*** Block opens ***
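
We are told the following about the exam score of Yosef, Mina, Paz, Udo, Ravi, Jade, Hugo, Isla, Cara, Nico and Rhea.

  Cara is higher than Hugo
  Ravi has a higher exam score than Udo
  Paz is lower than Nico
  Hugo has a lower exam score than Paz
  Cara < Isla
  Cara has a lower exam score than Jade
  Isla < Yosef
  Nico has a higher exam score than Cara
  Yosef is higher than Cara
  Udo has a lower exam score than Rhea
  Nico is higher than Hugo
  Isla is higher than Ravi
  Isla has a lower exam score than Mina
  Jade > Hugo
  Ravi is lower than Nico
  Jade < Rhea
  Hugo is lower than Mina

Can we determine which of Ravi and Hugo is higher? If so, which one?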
*** Block closes ***
From the first line to the last, retype the records exactly as they stand above.

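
We are told the following about the exam score of Yosef, Mina, Paz, Udo, Ravi, Jade, Hugo, Isla, Cara, Nico and Rhea.

  Cara is higher than Hugo
  Ravi has a higher exam score than Udo
  Paz is lower than Nico
  Hugo has a lower exam score than Paz
  Cara < Isla
  Cara has a lower exam score than Jade
  Isla < Yosef
  Nico has a higher exam score than Cara
  Yosef is higher than Cara
  Udo has a lower exam score than Rhea
  Nico is higher than Hugo
  Isla is higher than Ravi
  Isla has a lower exam score than Mina
  Jade > Hugo
  Ravi is lower than Nico
  Jade < Rhea
  Hugo is lower than Mina

Can we determine which of Ravi and Hugo is higher? If so, which one?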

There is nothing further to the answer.